[TASK TO CARRY OUT]: Print exactly the lines below between the line holding "Answer: I*√589381/13 ≈ 59.055*I" and the line holding "Answer: 175551/4784 ≈ 36.695", inclusive, and nothing more.

*** DATA FOR THE TASK

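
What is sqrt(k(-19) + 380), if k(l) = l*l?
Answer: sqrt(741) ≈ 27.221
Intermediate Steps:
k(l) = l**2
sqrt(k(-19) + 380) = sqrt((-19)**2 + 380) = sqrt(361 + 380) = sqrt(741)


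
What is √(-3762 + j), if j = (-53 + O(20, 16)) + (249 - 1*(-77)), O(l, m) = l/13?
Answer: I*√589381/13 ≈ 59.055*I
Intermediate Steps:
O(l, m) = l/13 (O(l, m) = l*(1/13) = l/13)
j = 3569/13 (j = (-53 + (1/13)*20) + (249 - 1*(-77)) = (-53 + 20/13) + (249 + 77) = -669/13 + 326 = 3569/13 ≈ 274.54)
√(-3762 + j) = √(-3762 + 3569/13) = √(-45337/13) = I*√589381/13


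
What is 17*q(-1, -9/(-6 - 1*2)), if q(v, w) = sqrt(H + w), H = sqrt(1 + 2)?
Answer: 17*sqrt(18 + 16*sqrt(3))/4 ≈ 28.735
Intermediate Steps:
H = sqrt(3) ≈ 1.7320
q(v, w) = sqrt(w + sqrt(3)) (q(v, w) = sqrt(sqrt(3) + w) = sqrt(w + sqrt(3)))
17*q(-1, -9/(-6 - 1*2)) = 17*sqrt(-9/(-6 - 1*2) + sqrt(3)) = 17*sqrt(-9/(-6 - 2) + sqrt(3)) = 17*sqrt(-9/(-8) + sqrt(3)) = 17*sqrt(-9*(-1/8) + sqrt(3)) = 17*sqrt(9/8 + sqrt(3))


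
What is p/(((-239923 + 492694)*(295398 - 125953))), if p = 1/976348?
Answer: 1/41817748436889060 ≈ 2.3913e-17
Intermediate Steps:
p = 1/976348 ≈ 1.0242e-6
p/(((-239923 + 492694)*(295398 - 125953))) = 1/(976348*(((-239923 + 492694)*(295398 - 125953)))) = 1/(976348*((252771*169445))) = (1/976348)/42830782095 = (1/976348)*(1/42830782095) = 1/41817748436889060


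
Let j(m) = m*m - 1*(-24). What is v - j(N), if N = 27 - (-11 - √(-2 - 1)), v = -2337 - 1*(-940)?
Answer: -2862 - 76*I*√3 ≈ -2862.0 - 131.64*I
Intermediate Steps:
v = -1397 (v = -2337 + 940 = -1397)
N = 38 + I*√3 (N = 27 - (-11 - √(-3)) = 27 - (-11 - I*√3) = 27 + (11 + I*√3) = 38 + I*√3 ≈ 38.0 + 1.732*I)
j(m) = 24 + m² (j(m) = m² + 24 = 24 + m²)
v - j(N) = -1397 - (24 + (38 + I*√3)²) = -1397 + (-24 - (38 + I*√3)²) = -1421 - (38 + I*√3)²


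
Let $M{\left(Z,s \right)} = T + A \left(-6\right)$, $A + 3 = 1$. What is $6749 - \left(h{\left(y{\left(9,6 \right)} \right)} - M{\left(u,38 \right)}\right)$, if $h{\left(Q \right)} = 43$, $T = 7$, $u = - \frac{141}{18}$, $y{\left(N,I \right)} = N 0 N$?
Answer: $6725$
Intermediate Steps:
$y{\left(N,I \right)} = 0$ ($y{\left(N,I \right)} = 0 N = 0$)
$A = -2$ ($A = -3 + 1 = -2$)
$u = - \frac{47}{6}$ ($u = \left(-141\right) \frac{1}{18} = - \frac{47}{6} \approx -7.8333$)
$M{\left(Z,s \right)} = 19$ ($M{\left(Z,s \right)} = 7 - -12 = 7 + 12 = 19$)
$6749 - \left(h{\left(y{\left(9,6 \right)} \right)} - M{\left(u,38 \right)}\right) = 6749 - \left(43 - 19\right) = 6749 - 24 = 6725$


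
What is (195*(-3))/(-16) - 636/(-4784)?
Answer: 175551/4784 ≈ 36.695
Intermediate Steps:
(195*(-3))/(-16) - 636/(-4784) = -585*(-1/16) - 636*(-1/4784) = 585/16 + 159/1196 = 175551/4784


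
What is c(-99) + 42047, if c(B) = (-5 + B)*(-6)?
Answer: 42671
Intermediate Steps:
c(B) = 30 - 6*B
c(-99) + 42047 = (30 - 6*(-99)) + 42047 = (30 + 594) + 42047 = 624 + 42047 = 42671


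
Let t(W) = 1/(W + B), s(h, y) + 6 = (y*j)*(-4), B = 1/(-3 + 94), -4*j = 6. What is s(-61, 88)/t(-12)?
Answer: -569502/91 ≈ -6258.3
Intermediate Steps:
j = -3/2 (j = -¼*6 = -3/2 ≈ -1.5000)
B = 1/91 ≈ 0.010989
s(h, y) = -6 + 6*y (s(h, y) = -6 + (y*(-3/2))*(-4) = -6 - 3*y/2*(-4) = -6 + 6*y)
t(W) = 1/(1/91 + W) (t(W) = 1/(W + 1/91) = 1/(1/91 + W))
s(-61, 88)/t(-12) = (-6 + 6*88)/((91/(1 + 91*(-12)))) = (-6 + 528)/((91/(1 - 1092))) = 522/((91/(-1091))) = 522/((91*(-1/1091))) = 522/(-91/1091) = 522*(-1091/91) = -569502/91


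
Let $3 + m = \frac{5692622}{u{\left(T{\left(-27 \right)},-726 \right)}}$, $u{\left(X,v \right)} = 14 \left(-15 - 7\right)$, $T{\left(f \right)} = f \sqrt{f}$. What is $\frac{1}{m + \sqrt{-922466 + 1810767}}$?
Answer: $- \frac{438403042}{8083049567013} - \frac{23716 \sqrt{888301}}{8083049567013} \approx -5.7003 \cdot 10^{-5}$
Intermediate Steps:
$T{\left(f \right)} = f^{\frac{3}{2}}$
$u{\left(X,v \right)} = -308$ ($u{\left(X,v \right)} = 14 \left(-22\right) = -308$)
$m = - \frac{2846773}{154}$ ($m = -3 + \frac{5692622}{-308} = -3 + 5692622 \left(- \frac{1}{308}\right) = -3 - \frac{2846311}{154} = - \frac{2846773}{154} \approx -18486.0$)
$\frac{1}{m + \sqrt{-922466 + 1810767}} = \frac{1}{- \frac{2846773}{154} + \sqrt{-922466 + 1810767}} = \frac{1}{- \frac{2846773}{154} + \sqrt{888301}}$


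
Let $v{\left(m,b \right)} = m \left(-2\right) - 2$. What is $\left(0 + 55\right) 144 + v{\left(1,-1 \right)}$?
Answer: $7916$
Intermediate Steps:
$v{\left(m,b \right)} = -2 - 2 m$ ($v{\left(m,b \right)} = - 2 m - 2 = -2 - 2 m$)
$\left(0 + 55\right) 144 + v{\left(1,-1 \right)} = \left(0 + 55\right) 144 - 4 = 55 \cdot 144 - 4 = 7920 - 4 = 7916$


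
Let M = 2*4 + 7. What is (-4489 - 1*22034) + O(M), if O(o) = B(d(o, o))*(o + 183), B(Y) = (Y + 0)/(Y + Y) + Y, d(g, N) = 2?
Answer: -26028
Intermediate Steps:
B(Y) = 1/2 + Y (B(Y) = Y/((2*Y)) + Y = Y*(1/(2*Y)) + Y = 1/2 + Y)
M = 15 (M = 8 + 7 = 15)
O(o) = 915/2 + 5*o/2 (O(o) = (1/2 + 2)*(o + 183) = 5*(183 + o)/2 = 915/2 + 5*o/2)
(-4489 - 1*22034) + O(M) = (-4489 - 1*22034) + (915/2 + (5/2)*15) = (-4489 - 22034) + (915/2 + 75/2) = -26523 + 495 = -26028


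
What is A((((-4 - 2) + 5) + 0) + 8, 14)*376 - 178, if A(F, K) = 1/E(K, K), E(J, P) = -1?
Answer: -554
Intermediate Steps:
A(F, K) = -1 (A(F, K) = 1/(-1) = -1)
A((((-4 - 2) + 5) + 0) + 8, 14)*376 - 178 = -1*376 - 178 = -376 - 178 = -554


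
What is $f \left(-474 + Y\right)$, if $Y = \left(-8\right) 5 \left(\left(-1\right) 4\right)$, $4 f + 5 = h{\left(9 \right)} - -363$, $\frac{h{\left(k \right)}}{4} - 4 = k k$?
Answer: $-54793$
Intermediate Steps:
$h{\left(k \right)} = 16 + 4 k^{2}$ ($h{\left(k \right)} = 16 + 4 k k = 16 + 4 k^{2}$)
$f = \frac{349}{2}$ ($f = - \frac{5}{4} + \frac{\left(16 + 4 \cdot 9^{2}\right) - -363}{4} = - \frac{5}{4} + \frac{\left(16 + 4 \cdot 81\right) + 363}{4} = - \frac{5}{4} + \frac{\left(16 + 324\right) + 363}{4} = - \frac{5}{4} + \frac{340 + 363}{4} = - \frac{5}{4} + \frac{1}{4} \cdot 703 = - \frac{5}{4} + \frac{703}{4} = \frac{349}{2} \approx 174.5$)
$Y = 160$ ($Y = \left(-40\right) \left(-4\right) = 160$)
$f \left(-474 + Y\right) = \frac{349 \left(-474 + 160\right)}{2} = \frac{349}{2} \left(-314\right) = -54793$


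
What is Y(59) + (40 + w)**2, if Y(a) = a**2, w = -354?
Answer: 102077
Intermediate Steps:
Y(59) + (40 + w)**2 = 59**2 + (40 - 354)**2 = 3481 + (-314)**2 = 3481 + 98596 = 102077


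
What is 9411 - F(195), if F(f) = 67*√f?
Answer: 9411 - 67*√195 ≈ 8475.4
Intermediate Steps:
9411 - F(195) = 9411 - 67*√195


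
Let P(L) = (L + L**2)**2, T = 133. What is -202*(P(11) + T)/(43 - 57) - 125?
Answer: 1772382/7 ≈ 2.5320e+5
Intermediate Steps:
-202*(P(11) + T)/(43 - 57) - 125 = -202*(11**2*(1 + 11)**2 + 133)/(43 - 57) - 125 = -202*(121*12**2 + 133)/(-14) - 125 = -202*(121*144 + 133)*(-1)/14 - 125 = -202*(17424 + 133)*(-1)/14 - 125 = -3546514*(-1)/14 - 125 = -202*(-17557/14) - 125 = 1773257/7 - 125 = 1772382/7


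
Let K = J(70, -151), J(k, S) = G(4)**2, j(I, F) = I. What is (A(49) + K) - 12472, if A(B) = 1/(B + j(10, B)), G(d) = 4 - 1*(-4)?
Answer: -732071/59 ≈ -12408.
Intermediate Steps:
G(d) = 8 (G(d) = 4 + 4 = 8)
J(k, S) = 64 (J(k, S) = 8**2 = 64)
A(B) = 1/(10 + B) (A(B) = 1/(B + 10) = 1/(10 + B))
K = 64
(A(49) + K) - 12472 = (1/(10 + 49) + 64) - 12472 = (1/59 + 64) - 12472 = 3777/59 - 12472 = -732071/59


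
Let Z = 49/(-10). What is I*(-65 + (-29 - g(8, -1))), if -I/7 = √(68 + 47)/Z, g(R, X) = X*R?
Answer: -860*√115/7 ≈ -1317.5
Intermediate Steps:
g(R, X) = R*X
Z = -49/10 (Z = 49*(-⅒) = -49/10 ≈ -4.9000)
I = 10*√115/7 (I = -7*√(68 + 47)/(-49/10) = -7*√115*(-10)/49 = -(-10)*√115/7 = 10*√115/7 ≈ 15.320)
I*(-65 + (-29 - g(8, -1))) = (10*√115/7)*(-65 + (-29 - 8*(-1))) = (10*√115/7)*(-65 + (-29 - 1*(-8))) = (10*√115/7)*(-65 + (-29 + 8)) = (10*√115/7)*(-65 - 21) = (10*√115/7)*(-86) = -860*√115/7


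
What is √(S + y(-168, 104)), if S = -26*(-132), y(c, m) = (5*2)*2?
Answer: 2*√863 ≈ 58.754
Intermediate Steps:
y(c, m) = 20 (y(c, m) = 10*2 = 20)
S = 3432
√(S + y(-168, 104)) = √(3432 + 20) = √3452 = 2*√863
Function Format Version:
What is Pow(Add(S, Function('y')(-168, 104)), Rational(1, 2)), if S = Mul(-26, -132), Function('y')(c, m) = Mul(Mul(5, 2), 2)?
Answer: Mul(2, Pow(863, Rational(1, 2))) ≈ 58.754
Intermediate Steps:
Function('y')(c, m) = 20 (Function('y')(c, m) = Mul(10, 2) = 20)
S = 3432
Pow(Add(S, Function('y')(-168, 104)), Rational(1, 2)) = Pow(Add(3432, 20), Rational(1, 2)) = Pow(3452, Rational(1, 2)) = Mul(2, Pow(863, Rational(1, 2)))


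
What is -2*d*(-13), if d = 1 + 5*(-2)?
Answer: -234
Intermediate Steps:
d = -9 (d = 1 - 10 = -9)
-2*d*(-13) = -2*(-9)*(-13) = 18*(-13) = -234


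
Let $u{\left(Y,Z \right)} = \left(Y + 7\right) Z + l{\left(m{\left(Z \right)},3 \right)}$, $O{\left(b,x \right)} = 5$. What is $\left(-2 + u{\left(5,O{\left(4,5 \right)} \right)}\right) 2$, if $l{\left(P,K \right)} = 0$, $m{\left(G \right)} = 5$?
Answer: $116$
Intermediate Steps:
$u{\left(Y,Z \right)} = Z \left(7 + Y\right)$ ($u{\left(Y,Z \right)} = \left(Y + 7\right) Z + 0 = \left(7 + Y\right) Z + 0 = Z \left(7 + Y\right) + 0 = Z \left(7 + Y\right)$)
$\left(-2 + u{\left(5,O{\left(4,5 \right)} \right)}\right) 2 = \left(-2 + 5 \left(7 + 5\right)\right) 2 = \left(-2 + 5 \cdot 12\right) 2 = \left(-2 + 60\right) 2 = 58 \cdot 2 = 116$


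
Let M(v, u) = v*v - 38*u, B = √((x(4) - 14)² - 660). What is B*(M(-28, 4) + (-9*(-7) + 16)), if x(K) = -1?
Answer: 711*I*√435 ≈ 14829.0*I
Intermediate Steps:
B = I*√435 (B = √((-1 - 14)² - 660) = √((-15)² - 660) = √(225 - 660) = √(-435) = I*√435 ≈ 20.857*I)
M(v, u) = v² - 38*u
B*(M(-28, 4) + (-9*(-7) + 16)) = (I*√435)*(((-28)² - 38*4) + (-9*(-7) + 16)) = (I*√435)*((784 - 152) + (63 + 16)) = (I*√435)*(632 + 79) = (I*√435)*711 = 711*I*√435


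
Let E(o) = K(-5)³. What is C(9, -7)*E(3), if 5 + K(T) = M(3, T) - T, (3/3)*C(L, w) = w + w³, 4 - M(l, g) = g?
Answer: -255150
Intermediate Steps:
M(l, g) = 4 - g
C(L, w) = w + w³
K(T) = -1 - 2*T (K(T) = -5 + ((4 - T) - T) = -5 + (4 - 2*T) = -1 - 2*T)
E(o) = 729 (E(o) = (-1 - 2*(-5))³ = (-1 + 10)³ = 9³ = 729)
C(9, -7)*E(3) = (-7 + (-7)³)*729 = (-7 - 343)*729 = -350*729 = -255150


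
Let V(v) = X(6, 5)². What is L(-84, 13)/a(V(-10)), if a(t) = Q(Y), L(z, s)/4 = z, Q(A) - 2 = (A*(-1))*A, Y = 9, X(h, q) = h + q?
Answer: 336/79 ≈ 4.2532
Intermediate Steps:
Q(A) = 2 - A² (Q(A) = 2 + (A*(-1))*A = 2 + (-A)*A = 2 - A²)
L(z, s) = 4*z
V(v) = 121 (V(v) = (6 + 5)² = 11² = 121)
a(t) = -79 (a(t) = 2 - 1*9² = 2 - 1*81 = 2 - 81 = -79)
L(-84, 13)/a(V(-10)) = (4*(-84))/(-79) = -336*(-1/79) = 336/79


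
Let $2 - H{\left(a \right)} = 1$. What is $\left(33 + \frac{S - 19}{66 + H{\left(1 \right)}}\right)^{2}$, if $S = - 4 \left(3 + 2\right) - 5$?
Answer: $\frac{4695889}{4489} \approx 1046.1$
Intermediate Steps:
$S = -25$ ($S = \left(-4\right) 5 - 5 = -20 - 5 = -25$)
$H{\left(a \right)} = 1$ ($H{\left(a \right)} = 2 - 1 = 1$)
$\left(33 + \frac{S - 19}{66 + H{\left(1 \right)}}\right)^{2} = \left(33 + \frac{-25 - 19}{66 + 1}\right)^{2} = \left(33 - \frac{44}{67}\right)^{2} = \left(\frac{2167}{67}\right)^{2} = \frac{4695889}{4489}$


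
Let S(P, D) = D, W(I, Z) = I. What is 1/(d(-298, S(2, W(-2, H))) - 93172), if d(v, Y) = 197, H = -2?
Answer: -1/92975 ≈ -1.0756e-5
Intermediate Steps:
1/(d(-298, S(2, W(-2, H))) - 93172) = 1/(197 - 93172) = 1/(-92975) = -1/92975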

******

[RESULT FOR THIS TASK]:
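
Answer: I*√589381/13 ≈ 59.055*I
Intermediate Steps:
O(l, m) = l/13 (O(l, m) = l*(1/13) = l/13)
j = 3569/13 (j = (-53 + (1/13)*20) + (249 - 1*(-77)) = (-53 + 20/13) + (249 + 77) = -669/13 + 326 = 3569/13 ≈ 274.54)
√(-3762 + j) = √(-3762 + 3569/13) = √(-45337/13) = I*√589381/13


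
What is 17*q(-1, -9/(-6 - 1*2)), if q(v, w) = sqrt(H + w), H = sqrt(1 + 2)?
Answer: 17*sqrt(18 + 16*sqrt(3))/4 ≈ 28.735
Intermediate Steps:
H = sqrt(3) ≈ 1.7320
q(v, w) = sqrt(w + sqrt(3)) (q(v, w) = sqrt(sqrt(3) + w) = sqrt(w + sqrt(3)))
17*q(-1, -9/(-6 - 1*2)) = 17*sqrt(-9/(-6 - 1*2) + sqrt(3)) = 17*sqrt(-9/(-6 - 2) + sqrt(3)) = 17*sqrt(-9/(-8) + sqrt(3)) = 17*sqrt(-9*(-1/8) + sqrt(3)) = 17*sqrt(9/8 + sqrt(3))


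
What is p/(((-239923 + 492694)*(295398 - 125953))), if p = 1/976348?
Answer: 1/41817748436889060 ≈ 2.3913e-17
Intermediate Steps:
p = 1/976348 ≈ 1.0242e-6
p/(((-239923 + 492694)*(295398 - 125953))) = 1/(976348*(((-239923 + 492694)*(295398 - 125953)))) = 1/(976348*((252771*169445))) = (1/976348)/42830782095 = (1/976348)*(1/42830782095) = 1/41817748436889060


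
Let j(m) = m*m - 1*(-24). What is v - j(N), if N = 27 - (-11 - √(-2 - 1)), v = -2337 - 1*(-940)?
Answer: -2862 - 76*I*√3 ≈ -2862.0 - 131.64*I
Intermediate Steps:
v = -1397 (v = -2337 + 940 = -1397)
N = 38 + I*√3 (N = 27 - (-11 - √(-3)) = 27 - (-11 - I*√3) = 27 + (11 + I*√3) = 38 + I*√3 ≈ 38.0 + 1.732*I)
j(m) = 24 + m² (j(m) = m² + 24 = 24 + m²)
v - j(N) = -1397 - (24 + (38 + I*√3)²) = -1397 + (-24 - (38 + I*√3)²) = -1421 - (38 + I*√3)²


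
Let $M{\left(Z,s \right)} = T + A \left(-6\right)$, $A + 3 = 1$. What is $6749 - \left(h{\left(y{\left(9,6 \right)} \right)} - M{\left(u,38 \right)}\right)$, if $h{\left(Q \right)} = 43$, $T = 7$, $u = - \frac{141}{18}$, $y{\left(N,I \right)} = N 0 N$?
Answer: $6725$
Intermediate Steps:
$y{\left(N,I \right)} = 0$ ($y{\left(N,I \right)} = 0 N = 0$)
$A = -2$ ($A = -3 + 1 = -2$)
$u = - \frac{47}{6}$ ($u = \left(-141\right) \frac{1}{18} = - \frac{47}{6} \approx -7.8333$)
$M{\left(Z,s \right)} = 19$ ($M{\left(Z,s \right)} = 7 - -12 = 7 + 12 = 19$)
$6749 - \left(h{\left(y{\left(9,6 \right)} \right)} - M{\left(u,38 \right)}\right) = 6749 - \left(43 - 19\right) = 6749 - 24 = 6725$


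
What is (195*(-3))/(-16) - 636/(-4784)?
Answer: 175551/4784 ≈ 36.695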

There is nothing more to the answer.